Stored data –
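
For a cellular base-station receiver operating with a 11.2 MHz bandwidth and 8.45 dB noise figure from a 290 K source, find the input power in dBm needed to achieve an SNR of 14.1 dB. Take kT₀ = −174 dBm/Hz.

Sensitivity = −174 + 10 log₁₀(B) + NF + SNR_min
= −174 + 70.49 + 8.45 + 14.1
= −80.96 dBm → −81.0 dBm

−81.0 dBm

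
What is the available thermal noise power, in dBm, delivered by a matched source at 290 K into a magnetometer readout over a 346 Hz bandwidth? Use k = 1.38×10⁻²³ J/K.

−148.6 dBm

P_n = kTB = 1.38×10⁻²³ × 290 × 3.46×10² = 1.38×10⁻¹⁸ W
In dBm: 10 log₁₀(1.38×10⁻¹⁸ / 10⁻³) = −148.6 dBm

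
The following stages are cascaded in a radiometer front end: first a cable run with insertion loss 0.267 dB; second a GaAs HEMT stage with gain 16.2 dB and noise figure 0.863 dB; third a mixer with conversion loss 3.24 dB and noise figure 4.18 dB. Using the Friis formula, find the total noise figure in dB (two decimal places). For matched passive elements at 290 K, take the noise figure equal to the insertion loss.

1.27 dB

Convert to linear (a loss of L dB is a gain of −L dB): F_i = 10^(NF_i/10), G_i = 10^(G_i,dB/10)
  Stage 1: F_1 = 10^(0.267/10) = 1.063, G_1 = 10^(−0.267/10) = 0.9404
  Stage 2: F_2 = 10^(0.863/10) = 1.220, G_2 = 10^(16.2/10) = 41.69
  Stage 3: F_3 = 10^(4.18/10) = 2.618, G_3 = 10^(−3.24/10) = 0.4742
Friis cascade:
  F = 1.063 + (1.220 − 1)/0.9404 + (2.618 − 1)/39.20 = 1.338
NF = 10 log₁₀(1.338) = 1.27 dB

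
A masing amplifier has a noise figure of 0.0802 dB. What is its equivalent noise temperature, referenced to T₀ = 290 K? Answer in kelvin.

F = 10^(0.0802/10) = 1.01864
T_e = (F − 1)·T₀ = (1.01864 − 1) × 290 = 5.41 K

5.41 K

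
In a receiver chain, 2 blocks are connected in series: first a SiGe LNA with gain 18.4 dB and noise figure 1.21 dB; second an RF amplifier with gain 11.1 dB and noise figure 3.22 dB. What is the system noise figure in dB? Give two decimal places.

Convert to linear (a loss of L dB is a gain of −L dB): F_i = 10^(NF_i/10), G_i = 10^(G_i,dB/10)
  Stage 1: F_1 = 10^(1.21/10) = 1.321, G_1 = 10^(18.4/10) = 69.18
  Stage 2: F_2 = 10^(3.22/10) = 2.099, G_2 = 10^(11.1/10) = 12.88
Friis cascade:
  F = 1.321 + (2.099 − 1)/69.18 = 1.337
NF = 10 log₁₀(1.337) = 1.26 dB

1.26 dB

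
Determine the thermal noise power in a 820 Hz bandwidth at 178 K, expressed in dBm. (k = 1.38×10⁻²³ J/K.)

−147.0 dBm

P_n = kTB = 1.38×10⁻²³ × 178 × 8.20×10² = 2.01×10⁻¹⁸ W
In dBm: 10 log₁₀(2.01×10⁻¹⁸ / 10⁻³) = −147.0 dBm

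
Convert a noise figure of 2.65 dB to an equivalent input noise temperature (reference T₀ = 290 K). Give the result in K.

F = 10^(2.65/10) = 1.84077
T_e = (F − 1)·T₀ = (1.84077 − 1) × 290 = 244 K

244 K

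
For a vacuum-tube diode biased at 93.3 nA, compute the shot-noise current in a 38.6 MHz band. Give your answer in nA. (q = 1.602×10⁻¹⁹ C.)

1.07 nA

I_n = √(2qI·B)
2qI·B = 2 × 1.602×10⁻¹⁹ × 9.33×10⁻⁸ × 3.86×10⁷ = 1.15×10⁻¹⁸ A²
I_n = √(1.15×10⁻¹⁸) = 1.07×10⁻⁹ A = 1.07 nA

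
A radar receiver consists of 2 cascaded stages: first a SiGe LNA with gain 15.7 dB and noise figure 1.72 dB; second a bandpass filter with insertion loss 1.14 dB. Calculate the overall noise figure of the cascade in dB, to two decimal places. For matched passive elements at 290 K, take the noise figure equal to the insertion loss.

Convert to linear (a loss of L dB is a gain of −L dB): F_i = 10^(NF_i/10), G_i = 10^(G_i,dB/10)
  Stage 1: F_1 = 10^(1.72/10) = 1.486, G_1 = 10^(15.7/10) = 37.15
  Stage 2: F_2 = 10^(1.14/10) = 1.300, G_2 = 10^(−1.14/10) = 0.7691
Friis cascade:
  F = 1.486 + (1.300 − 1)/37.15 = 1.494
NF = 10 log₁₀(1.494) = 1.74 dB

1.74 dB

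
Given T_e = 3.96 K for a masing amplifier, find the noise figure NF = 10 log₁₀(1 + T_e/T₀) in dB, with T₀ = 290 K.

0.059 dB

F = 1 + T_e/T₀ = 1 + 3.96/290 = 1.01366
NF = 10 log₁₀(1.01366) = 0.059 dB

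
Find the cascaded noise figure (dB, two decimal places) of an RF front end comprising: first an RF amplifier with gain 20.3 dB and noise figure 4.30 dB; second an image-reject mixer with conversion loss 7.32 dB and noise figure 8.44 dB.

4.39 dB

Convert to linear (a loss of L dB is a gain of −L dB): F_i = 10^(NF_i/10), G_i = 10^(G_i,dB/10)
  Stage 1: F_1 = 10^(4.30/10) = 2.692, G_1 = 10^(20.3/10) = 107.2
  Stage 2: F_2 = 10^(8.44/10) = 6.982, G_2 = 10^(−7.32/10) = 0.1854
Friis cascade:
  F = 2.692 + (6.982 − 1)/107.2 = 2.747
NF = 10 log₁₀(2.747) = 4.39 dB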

---

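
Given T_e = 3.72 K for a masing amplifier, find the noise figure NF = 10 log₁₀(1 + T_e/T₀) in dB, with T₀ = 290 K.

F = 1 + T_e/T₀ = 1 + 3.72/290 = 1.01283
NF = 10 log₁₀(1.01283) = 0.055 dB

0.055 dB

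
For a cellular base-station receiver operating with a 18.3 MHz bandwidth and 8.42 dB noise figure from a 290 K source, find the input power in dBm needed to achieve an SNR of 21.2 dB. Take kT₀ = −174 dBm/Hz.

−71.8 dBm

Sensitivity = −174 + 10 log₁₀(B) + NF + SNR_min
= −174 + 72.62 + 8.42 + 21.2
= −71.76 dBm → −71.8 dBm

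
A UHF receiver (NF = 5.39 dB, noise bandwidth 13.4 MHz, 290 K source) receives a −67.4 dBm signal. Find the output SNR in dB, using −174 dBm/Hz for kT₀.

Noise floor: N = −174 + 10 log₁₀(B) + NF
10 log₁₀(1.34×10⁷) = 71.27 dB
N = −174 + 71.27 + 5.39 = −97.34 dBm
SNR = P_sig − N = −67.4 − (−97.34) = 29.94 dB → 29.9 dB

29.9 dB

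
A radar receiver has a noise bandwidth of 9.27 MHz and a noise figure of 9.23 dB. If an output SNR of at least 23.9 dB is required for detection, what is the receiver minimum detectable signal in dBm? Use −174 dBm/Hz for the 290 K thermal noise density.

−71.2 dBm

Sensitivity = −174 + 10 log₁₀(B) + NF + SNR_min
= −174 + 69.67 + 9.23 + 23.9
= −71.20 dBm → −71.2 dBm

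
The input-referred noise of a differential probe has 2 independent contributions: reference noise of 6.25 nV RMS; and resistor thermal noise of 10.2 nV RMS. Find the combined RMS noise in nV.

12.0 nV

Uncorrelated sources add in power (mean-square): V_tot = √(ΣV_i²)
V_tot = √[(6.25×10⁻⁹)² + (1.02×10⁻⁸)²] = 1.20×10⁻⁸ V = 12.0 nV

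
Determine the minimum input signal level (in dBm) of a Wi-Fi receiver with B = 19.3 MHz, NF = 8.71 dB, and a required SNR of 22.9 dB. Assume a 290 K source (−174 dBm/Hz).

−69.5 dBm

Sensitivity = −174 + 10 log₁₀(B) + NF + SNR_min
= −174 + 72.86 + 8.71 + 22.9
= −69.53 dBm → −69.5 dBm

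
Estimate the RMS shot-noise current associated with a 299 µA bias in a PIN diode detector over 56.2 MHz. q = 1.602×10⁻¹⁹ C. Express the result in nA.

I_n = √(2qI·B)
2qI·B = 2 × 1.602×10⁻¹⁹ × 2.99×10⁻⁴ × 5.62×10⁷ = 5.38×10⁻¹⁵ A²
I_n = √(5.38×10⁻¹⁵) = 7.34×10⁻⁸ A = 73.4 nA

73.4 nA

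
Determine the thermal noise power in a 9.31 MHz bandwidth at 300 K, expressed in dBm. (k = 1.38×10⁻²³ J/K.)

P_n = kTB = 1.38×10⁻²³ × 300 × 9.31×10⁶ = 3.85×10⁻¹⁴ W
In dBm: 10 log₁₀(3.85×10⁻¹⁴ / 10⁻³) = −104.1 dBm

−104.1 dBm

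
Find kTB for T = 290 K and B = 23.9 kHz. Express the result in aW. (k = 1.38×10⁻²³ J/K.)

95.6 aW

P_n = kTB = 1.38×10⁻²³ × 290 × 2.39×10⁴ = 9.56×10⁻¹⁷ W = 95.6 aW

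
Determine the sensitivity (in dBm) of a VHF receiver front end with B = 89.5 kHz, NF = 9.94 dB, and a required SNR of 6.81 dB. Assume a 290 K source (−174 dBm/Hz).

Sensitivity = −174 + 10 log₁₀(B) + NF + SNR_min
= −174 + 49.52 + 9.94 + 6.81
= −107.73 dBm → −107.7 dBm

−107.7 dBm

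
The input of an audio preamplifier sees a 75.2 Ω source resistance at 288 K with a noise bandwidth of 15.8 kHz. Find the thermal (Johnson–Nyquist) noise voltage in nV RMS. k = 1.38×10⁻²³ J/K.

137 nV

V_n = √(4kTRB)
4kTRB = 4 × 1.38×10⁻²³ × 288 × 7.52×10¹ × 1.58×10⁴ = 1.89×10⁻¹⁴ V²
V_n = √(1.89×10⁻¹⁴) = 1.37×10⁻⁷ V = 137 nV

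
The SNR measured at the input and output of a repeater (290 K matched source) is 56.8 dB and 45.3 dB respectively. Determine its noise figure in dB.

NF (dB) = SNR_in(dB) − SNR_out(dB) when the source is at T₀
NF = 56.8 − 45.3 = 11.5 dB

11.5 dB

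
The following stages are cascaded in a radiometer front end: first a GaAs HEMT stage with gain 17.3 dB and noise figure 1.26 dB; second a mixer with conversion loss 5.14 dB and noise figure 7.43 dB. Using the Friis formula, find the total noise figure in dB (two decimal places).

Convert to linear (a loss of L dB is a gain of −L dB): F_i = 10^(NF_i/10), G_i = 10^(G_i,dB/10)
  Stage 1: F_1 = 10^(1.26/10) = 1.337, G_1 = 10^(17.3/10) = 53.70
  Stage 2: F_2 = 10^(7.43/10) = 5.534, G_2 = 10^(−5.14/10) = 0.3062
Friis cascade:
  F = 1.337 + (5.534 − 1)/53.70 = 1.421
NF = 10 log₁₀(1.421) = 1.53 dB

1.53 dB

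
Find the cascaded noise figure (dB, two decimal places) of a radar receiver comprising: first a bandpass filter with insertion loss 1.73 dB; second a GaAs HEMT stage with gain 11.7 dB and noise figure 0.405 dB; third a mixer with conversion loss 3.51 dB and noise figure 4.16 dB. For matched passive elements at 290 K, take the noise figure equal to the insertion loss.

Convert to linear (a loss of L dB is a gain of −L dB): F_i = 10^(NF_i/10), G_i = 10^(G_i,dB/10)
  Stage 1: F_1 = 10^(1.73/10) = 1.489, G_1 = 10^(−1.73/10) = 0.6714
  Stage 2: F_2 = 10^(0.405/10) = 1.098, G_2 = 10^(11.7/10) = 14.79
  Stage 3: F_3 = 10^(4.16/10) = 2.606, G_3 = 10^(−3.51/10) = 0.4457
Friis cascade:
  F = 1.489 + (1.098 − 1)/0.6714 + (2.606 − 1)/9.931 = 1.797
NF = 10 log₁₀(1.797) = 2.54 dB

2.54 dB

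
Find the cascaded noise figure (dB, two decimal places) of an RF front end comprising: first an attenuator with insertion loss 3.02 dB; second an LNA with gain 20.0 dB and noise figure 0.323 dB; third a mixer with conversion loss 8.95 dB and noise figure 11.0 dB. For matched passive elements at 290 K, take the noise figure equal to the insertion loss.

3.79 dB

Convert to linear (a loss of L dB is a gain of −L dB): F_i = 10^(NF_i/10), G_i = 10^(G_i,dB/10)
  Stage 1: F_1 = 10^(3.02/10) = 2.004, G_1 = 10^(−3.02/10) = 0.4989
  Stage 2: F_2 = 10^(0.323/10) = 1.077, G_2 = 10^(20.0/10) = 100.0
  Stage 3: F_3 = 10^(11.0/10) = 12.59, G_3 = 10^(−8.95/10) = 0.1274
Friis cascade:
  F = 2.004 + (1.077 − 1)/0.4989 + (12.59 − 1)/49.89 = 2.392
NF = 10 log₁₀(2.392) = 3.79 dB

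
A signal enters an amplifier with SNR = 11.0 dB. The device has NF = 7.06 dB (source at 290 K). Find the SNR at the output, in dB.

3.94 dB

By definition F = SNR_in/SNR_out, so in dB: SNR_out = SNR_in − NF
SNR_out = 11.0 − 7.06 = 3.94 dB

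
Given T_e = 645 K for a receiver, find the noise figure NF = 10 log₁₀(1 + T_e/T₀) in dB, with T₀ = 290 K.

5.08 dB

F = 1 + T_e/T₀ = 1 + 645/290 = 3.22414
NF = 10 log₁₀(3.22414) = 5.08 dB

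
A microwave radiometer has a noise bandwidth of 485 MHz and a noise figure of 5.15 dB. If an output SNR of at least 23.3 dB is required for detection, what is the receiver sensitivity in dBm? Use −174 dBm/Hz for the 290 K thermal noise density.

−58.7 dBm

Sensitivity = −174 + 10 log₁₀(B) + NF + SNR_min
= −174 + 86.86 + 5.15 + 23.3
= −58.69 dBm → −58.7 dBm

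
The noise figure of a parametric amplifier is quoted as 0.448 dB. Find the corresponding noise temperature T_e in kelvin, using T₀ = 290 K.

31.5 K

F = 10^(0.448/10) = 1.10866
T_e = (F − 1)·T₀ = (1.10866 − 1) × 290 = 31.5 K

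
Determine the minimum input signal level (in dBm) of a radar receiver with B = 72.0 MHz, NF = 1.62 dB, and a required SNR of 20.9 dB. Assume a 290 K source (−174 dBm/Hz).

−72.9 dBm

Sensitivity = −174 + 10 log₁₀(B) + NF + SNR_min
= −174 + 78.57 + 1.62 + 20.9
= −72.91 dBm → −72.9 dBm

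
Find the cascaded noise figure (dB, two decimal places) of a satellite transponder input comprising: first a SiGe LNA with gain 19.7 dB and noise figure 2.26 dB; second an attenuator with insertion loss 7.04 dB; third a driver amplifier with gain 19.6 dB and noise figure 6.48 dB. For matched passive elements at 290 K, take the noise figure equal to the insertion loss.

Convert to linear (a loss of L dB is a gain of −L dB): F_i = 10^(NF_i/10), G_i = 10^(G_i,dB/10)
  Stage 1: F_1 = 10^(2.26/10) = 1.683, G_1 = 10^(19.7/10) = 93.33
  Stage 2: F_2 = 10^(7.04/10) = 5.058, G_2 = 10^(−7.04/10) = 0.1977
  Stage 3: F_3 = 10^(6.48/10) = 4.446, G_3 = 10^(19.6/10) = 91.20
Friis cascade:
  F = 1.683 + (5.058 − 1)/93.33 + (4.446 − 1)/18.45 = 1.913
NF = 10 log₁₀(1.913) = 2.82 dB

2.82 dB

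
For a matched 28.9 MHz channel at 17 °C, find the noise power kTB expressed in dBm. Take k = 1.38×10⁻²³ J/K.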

EXERCISE OBJECTIVE –
What do the lines above say from the one containing "of a satellite" down to the one containing "For a matched"? Return them exactly, both end lines included, and only them.

COMPLETED TASK –
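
Find the cascaded noise figure (dB, two decimal places) of a satellite transponder input comprising: first a SiGe LNA with gain 19.7 dB and noise figure 2.26 dB; second an attenuator with insertion loss 7.04 dB; third a driver amplifier with gain 19.6 dB and noise figure 6.48 dB. For matched passive elements at 290 K, take the noise figure equal to the insertion loss.

Convert to linear (a loss of L dB is a gain of −L dB): F_i = 10^(NF_i/10), G_i = 10^(G_i,dB/10)
  Stage 1: F_1 = 10^(2.26/10) = 1.683, G_1 = 10^(19.7/10) = 93.33
  Stage 2: F_2 = 10^(7.04/10) = 5.058, G_2 = 10^(−7.04/10) = 0.1977
  Stage 3: F_3 = 10^(6.48/10) = 4.446, G_3 = 10^(19.6/10) = 91.20
Friis cascade:
  F = 1.683 + (5.058 − 1)/93.33 + (4.446 − 1)/18.45 = 1.913
NF = 10 log₁₀(1.913) = 2.82 dB

2.82 dB

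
For a matched 28.9 MHz channel at 17 °C, find the noise power kTB expressed in dBm. Take k = 1.38×10⁻²³ J/K.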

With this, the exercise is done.